Exercise:
Set down, exactly as they appear, the line containing "[H=White: 6, 7, 10]]]" and all subsequent lines through the end of the material below.

___ The input ___

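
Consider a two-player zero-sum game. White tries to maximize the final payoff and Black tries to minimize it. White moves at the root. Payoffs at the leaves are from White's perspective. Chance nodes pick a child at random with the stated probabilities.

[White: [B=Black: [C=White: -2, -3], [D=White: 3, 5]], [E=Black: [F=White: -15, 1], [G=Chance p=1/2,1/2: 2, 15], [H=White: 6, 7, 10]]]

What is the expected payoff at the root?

1

C (White): max(-2, -3) = -2
D (White): max(3, 5) = 5
B (Black): min(-2, 5) = -2
F (White): max(-15, 1) = 1
G (Chance): 1/2·2 + 1/2·15 = 8.5
H (White): max(6, 7, 10) = 10
E (Black): min(1, 8.5, 10) = 1
Root (White): max(-2, 1) = 1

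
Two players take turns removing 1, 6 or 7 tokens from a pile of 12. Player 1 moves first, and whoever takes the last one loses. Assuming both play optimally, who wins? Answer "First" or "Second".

Mark each pile size as W (mover wins) or L (mover loses):
i:   0  1  2  3  4  5  6  7  8  9 10 11 12
     W  L  W  L  W  L  W  W  W  W  W  W  W
Position 12 is W, so the first player wins.

First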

___

Exercise result:
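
[White: [B=Black: [C=White: -2, -3], [D=White: 3, 5]], [E=Black: [F=White: -15, 1], [G=Chance p=1/2,1/2: 2, 15], [H=White: 6, 7, 10]]]

What is the expected payoff at the root?

1

C (White): max(-2, -3) = -2
D (White): max(3, 5) = 5
B (Black): min(-2, 5) = -2
F (White): max(-15, 1) = 1
G (Chance): 1/2·2 + 1/2·15 = 8.5
H (White): max(6, 7, 10) = 10
E (Black): min(1, 8.5, 10) = 1
Root (White): max(-2, 1) = 1

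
Two players take turns removing 1, 6 or 7 tokens from a pile of 12. Player 1 moves first, and whoever takes the last one loses. Assuming both play optimally, who wins? Answer "First" or "Second".

Mark each pile size as W (mover wins) or L (mover loses):
i:   0  1  2  3  4  5  6  7  8  9 10 11 12
     W  L  W  L  W  L  W  W  W  W  W  W  W
Position 12 is W, so the first player wins.

First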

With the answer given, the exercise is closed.